• **TASK DETAILS**
Below are some records. Print all of them exactly as they appear.

(Stored data entries)
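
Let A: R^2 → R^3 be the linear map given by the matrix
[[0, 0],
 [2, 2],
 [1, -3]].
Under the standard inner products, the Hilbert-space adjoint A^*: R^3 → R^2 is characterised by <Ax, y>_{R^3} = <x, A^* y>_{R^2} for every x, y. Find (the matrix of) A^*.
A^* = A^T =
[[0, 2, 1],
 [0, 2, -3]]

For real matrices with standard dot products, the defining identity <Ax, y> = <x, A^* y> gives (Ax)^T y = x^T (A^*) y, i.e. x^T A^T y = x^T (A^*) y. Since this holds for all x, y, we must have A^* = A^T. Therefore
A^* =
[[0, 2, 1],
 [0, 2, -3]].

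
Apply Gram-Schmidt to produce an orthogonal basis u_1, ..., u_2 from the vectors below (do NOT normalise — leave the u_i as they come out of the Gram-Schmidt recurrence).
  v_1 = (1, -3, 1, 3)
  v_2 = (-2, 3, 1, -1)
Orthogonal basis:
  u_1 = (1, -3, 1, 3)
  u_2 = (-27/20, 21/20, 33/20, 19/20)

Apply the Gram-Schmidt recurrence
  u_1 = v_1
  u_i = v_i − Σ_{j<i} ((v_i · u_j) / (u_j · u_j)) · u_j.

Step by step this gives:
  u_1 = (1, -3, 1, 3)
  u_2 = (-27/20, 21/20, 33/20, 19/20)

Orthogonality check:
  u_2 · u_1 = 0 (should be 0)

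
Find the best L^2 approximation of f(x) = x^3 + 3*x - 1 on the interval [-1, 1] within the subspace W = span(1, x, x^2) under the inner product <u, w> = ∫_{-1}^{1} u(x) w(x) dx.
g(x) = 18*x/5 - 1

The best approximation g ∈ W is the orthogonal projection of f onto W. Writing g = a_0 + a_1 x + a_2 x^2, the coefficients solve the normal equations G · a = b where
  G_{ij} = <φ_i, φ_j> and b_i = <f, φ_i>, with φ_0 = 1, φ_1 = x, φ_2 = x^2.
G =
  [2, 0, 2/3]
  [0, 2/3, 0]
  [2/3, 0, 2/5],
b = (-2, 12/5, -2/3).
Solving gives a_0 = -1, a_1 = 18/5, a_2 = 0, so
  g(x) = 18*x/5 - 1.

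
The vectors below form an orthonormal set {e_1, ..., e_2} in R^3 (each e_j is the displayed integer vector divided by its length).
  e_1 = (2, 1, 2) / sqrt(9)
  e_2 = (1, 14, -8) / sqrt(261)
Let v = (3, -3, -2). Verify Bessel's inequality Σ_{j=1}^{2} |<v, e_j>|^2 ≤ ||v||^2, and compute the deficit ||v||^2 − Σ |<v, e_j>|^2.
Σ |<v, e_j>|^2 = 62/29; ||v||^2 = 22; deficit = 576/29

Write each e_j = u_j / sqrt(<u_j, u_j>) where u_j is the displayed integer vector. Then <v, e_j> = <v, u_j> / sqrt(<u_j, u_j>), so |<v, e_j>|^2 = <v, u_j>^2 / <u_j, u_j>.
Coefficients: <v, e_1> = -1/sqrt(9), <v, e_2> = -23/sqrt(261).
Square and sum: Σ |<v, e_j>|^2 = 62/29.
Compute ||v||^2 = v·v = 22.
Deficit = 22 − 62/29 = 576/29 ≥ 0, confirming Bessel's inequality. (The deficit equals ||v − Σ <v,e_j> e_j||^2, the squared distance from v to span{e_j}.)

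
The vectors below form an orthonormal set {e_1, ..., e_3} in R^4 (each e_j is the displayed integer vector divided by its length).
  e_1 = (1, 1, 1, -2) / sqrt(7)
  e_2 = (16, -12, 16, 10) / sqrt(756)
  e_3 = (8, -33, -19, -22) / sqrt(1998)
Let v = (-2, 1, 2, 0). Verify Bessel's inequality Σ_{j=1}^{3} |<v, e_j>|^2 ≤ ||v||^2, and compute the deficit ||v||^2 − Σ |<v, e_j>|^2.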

• **REPLY TO THE EXERCISE**
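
Let A: R^2 → R^3 be the linear map given by the matrix
[[0, 0],
 [2, 2],
 [1, -3]].
Under the standard inner products, the Hilbert-space adjoint A^*: R^3 → R^2 is characterised by <Ax, y>_{R^3} = <x, A^* y>_{R^2} for every x, y. Find (the matrix of) A^*.
A^* = A^T =
[[0, 2, 1],
 [0, 2, -3]]

For real matrices with standard dot products, the defining identity <Ax, y> = <x, A^* y> gives (Ax)^T y = x^T (A^*) y, i.e. x^T A^T y = x^T (A^*) y. Since this holds for all x, y, we must have A^* = A^T. Therefore
A^* =
[[0, 2, 1],
 [0, 2, -3]].

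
Apply Gram-Schmidt to produce an orthogonal basis u_1, ..., u_2 from the vectors below (do NOT normalise — leave the u_i as they come out of the Gram-Schmidt recurrence).
  v_1 = (1, -3, 1, 3)
  v_2 = (-2, 3, 1, -1)
Orthogonal basis:
  u_1 = (1, -3, 1, 3)
  u_2 = (-27/20, 21/20, 33/20, 19/20)

Apply the Gram-Schmidt recurrence
  u_1 = v_1
  u_i = v_i − Σ_{j<i} ((v_i · u_j) / (u_j · u_j)) · u_j.

Step by step this gives:
  u_1 = (1, -3, 1, 3)
  u_2 = (-27/20, 21/20, 33/20, 19/20)

Orthogonality check:
  u_2 · u_1 = 0 (should be 0)

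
Find the best L^2 approximation of f(x) = x^3 + 3*x - 1 on the interval [-1, 1] within the subspace W = span(1, x, x^2) under the inner product <u, w> = ∫_{-1}^{1} u(x) w(x) dx.
g(x) = 18*x/5 - 1

The best approximation g ∈ W is the orthogonal projection of f onto W. Writing g = a_0 + a_1 x + a_2 x^2, the coefficients solve the normal equations G · a = b where
  G_{ij} = <φ_i, φ_j> and b_i = <f, φ_i>, with φ_0 = 1, φ_1 = x, φ_2 = x^2.
G =
  [2, 0, 2/3]
  [0, 2/3, 0]
  [2/3, 0, 2/5],
b = (-2, 12/5, -2/3).
Solving gives a_0 = -1, a_1 = 18/5, a_2 = 0, so
  g(x) = 18*x/5 - 1.

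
The vectors below form an orthonormal set {e_1, ..., e_2} in R^3 (each e_j is the displayed integer vector divided by its length).
  e_1 = (2, 1, 2) / sqrt(9)
  e_2 = (1, 14, -8) / sqrt(261)
Let v = (3, -3, -2). Verify Bessel's inequality Σ_{j=1}^{2} |<v, e_j>|^2 ≤ ||v||^2, and compute the deficit ||v||^2 − Σ |<v, e_j>|^2.
Σ |<v, e_j>|^2 = 62/29; ||v||^2 = 22; deficit = 576/29

Write each e_j = u_j / sqrt(<u_j, u_j>) where u_j is the displayed integer vector. Then <v, e_j> = <v, u_j> / sqrt(<u_j, u_j>), so |<v, e_j>|^2 = <v, u_j>^2 / <u_j, u_j>.
Coefficients: <v, e_1> = -1/sqrt(9), <v, e_2> = -23/sqrt(261).
Square and sum: Σ |<v, e_j>|^2 = 62/29.
Compute ||v||^2 = v·v = 22.
Deficit = 22 − 62/29 = 576/29 ≥ 0, confirming Bessel's inequality. (The deficit equals ||v − Σ <v,e_j> e_j||^2, the squared distance from v to span{e_j}.)

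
The vectors below form an orthonormal set {e_1, ..., e_3} in R^4 (each e_j is the displayed integer vector divided by its length).
  e_1 = (1, 1, 1, -2) / sqrt(7)
  e_2 = (16, -12, 16, 10) / sqrt(756)
  e_3 = (8, -33, -19, -22) / sqrt(1998)
Let v = (-2, 1, 2, 0). Verify Bessel's inequality Σ_{j=1}^{3} |<v, e_j>|^2 ≤ ||v||^2, and compute the deficit ||v||^2 − Σ |<v, e_j>|^2.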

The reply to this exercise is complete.